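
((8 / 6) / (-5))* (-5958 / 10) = 3972 / 25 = 158.88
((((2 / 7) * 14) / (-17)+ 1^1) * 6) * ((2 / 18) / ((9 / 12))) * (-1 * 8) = -832 / 153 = -5.44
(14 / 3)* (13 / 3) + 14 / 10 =973 / 45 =21.62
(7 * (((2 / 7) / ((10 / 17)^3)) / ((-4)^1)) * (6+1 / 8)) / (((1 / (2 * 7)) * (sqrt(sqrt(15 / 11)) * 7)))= -240737 * 11^(1 / 4) * 15^(3 / 4) / 120000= -27.85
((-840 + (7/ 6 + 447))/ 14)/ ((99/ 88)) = -4702/ 189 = -24.88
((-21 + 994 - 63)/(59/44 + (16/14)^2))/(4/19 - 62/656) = 940533440/317397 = 2963.27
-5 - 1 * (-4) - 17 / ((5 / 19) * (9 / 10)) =-655 / 9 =-72.78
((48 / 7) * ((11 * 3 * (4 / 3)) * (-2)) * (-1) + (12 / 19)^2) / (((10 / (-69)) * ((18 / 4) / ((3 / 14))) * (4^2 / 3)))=-37.20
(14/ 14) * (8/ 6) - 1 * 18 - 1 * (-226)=628/ 3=209.33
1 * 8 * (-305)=-2440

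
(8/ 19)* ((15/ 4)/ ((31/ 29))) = 870/ 589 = 1.48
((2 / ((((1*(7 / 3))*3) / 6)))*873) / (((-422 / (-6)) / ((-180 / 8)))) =-478.76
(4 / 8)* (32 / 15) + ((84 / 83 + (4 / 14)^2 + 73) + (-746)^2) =33954843737 / 61005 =556591.16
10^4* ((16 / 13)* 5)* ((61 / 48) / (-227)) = -3050000 / 8853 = -344.52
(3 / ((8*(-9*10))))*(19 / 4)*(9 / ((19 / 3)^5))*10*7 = -5103 / 4170272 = -0.00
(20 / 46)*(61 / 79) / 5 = 122 / 1817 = 0.07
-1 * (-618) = 618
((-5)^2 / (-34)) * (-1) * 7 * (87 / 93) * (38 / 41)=4.46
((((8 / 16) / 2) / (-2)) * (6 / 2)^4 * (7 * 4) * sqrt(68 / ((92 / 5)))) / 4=-136.25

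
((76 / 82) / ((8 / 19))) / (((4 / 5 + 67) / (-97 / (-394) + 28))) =20087845 / 21904824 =0.92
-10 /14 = -5 /7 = -0.71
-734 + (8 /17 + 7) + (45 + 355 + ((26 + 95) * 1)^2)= 243346 /17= 14314.47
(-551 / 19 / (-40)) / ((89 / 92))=667 / 890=0.75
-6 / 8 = -3 / 4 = -0.75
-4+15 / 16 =-49 / 16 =-3.06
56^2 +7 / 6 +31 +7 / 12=12675 / 4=3168.75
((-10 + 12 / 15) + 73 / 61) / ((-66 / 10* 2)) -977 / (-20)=1991111 / 40260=49.46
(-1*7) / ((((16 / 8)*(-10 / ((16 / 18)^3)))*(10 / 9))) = 448 / 2025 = 0.22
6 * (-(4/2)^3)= -48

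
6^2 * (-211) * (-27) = 205092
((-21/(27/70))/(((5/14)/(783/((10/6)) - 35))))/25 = -2982728/1125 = -2651.31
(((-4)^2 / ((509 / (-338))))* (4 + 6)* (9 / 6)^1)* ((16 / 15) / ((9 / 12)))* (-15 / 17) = 1730560 / 8653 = 200.00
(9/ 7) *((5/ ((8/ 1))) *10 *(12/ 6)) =225/ 14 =16.07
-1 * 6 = -6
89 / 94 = 0.95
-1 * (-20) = 20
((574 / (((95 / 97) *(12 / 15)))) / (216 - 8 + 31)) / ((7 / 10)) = 19885 / 4541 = 4.38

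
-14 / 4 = -7 / 2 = -3.50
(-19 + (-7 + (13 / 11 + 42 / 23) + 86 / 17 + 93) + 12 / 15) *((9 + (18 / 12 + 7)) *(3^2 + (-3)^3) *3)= -308356146 / 4301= -71694.06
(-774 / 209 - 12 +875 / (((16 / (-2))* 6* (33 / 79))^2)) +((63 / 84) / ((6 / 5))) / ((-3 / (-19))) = -456152527 / 47672064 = -9.57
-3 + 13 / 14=-29 / 14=-2.07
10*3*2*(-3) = -180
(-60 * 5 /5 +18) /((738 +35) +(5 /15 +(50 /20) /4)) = -1008 /18575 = -0.05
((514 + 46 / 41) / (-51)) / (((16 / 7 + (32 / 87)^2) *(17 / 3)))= -69937560 / 94993433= -0.74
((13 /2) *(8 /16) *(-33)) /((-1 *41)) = 429 /164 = 2.62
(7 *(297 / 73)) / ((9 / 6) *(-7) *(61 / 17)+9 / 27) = -212058 / 278057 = -0.76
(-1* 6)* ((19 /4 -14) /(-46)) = -111 /92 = -1.21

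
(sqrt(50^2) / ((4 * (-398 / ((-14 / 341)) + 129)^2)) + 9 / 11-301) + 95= -21343151861541 / 104020678168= -205.18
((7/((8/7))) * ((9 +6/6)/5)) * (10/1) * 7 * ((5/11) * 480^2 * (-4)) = -3951360000/11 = -359214545.45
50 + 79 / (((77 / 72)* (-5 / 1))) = 13562 / 385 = 35.23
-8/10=-4/5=-0.80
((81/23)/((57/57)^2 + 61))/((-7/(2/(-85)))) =81/424235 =0.00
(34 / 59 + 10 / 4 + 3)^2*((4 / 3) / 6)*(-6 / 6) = -57121 / 6962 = -8.20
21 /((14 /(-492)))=-738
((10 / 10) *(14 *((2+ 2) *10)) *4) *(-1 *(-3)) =6720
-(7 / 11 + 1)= -18 / 11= -1.64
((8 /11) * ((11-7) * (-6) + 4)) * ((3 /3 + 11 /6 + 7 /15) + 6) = -135.27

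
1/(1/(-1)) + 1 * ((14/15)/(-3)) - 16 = -779/45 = -17.31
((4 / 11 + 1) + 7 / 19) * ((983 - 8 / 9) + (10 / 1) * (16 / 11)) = 35718178 / 20691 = 1726.27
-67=-67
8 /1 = 8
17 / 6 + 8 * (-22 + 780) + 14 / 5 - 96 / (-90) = 60707 / 10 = 6070.70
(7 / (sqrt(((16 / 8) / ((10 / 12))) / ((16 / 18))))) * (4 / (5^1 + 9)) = 2 * sqrt(30) / 9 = 1.22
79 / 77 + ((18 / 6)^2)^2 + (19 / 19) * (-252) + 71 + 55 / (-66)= -46111 / 462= -99.81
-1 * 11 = -11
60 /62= 0.97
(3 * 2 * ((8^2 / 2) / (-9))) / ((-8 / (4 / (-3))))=-32 / 9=-3.56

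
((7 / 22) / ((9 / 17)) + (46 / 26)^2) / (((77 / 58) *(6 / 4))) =7241474 / 3864861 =1.87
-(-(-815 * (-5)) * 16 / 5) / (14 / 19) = 123880 / 7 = 17697.14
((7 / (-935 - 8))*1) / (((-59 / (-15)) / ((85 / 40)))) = -1785 / 445096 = -0.00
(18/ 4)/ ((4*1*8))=9/ 64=0.14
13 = 13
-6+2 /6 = -5.67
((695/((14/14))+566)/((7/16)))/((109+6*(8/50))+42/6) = 24.64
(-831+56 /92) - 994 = -1824.39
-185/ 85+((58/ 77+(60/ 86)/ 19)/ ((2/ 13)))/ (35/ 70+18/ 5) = -40518873/ 43847573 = -0.92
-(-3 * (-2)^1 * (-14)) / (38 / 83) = 3486 / 19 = 183.47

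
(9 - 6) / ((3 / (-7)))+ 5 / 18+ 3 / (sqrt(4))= -5.22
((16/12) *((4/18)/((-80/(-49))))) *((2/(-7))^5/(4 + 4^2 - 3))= -16/787185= -0.00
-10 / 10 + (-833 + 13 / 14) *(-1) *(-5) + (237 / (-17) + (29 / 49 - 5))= -6963391 / 1666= -4179.71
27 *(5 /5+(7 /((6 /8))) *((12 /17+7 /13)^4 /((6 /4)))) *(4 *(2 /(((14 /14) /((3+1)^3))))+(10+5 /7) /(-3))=3648767210576133 /16698102967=218513.88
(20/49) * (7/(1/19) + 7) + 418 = 3326/7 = 475.14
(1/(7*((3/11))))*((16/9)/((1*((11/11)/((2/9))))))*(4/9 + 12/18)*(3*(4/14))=7040/35721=0.20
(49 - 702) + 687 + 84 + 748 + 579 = 1445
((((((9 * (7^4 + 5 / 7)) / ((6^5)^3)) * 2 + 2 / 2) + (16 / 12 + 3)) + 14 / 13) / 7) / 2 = 423263238071 / 924406898688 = 0.46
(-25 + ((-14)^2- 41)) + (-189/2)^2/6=12947/8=1618.38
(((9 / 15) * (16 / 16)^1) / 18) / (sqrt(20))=sqrt(5) / 300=0.01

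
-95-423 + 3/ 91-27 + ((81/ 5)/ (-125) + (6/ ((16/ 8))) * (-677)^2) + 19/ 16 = 1250743212689/ 910000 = 1374443.09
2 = 2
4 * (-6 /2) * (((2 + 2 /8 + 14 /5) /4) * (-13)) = 3939 /20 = 196.95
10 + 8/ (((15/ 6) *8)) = 52/ 5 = 10.40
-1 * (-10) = 10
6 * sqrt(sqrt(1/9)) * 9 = 18 * sqrt(3) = 31.18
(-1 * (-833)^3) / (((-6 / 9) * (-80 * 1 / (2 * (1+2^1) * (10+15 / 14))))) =23037808689 / 32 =719931521.53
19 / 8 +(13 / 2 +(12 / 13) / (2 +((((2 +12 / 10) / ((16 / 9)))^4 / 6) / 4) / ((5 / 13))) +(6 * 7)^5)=1066025452558981 / 8156824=130691241.17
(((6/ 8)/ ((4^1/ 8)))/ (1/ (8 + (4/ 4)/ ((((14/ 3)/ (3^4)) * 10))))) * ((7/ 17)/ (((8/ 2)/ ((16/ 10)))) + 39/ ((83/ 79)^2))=518.37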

● Work to complete:
Start at the first line of the data above. Stop after the line containing "(3 / ((8*(-9*10))))*(19", reproducing each line exactly and adding nothing.

● Exercise result:
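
((8 / 6) / (-5))* (-5958 / 10) = 3972 / 25 = 158.88
((((2 / 7) * 14) / (-17)+ 1^1) * 6) * ((2 / 18) / ((9 / 12))) * (-1 * 8) = -832 / 153 = -5.44
(14 / 3)* (13 / 3) + 14 / 10 =973 / 45 =21.62
(7 * (((2 / 7) / ((10 / 17)^3)) / ((-4)^1)) * (6+1 / 8)) / (((1 / (2 * 7)) * (sqrt(sqrt(15 / 11)) * 7)))= -240737 * 11^(1 / 4) * 15^(3 / 4) / 120000= -27.85
((-840 + (7/ 6 + 447))/ 14)/ ((99/ 88)) = -4702/ 189 = -24.88
((-21 + 994 - 63)/(59/44 + (16/14)^2))/(4/19 - 62/656) = 940533440/317397 = 2963.27
-5 - 1 * (-4) - 17 / ((5 / 19) * (9 / 10)) =-655 / 9 =-72.78
((48 / 7) * ((11 * 3 * (4 / 3)) * (-2)) * (-1) + (12 / 19)^2) / (((10 / (-69)) * ((18 / 4) / ((3 / 14))) * (4^2 / 3)))=-37.20
(14/ 14) * (8/ 6) - 1 * 18 - 1 * (-226)=628/ 3=209.33
1 * 8 * (-305)=-2440

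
(8/ 19)* ((15/ 4)/ ((31/ 29))) = 870/ 589 = 1.48
((2 / ((((1*(7 / 3))*3) / 6)))*873) / (((-422 / (-6)) / ((-180 / 8)))) =-478.76
(4 / 8)* (32 / 15) + ((84 / 83 + (4 / 14)^2 + 73) + (-746)^2) =33954843737 / 61005 =556591.16
10^4* ((16 / 13)* 5)* ((61 / 48) / (-227)) = -3050000 / 8853 = -344.52
(3 / ((8*(-9*10))))*(19 / 4)*(9 / ((19 / 3)^5))*10*7 = -5103 / 4170272 = -0.00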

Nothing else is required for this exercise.